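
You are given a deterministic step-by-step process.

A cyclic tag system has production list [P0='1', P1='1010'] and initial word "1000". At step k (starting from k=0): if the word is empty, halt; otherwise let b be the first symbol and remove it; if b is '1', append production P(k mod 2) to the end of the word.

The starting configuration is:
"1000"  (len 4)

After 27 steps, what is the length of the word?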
..........
* **About this exercise**
The data must be retyped in full, exactly as it reads.

* **Reply**
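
You are given a deterministic step-by-step process.

A cyclic tag system has production list [P0='1', P1='1010'] and initial word "1000". At step k (starting from k=0): if the word is empty, halt; otherwise let b be the first symbol and remove it; if b is '1', append production P(k mod 2) to the end of the word.

The starting configuration is:
"1000"  (len 4)

After 27 steps, what is the length of the word?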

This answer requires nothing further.